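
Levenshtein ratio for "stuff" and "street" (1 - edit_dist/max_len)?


Word 1: "stuff" (length 5)
Word 2: "street" (length 6)
One optimal edit sequence:
  1. keep 's'
  2. keep 't'
  3. insert 'r'  (+1)
  4. substitute 'u' -> 'e'  (+1)
  5. substitute 'f' -> 'e'  (+1)
  6. substitute 'f' -> 't'  (+1)
Edit distance = 4
Max length = max(5, 6) = 6
Similarity = 1 - 4/6
= 0.3333


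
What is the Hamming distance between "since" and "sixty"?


Comparing character by character (same length = 5):
  Pos 0: 's' vs 's' =
  Pos 1: 'i' vs 'i' =
  Pos 2: 'n' vs 'x' !=
  Pos 3: 'c' vs 't' !=
  Pos 4: 'e' vs 'y' !=
Hamming distance = 3


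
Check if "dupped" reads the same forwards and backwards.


Word: "dupped"
Reversed: "deppud"
Forward == Backward? dupped != deppud
Palindrome = No


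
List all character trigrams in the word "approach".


Word: "approach" (length 8)
Number of trigrams = 8 - 3 + 1 = 6
  Position 0: "app"
  Position 1: "ppr"
  Position 2: "pro"
  Position 3: "roa"
  Position 4: "oac"
  Position 5: "ach"
Trigrams = "app", "ppr", "pro", "roa", "oac", "ach"


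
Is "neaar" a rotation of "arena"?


Word: "arena", Candidate: "neaar"
Method: check if candidate is substring of word+word
"arenaarena" contains "neaar"? No
Is rotation = No


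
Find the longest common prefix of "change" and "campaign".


Word 1: "change"
Word 2: "campaign"
Comparing from start:
  Pos 0: 'c' == 'c'
  Pos 1: 'h' != 'a' (stop)
LCP = "c" (length 1)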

•••

WORK REQUIRED:
Each record above needs to be transcribed word for word.

OUTPUT FOR THIS EXERCISE:
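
Levenshtein ratio for "stuff" and "street" (1 - edit_dist/max_len)?


Word 1: "stuff" (length 5)
Word 2: "street" (length 6)
One optimal edit sequence:
  1. keep 's'
  2. keep 't'
  3. insert 'r'  (+1)
  4. substitute 'u' -> 'e'  (+1)
  5. substitute 'f' -> 'e'  (+1)
  6. substitute 'f' -> 't'  (+1)
Edit distance = 4
Max length = max(5, 6) = 6
Similarity = 1 - 4/6
= 0.3333


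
What is the Hamming distance between "since" and "sixty"?


Comparing character by character (same length = 5):
  Pos 0: 's' vs 's' =
  Pos 1: 'i' vs 'i' =
  Pos 2: 'n' vs 'x' !=
  Pos 3: 'c' vs 't' !=
  Pos 4: 'e' vs 'y' !=
Hamming distance = 3


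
Check if "dupped" reads the same forwards and backwards.


Word: "dupped"
Reversed: "deppud"
Forward == Backward? dupped != deppud
Palindrome = No


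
List all character trigrams in the word "approach".


Word: "approach" (length 8)
Number of trigrams = 8 - 3 + 1 = 6
  Position 0: "app"
  Position 1: "ppr"
  Position 2: "pro"
  Position 3: "roa"
  Position 4: "oac"
  Position 5: "ach"
Trigrams = "app", "ppr", "pro", "roa", "oac", "ach"


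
Is "neaar" a rotation of "arena"?


Word: "arena", Candidate: "neaar"
Method: check if candidate is substring of word+word
"arenaarena" contains "neaar"? No
Is rotation = No


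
Find the longest common prefix of "change" and "campaign".


Word 1: "change"
Word 2: "campaign"
Comparing from start:
  Pos 0: 'c' == 'c'
  Pos 1: 'h' != 'a' (stop)
LCP = "c" (length 1)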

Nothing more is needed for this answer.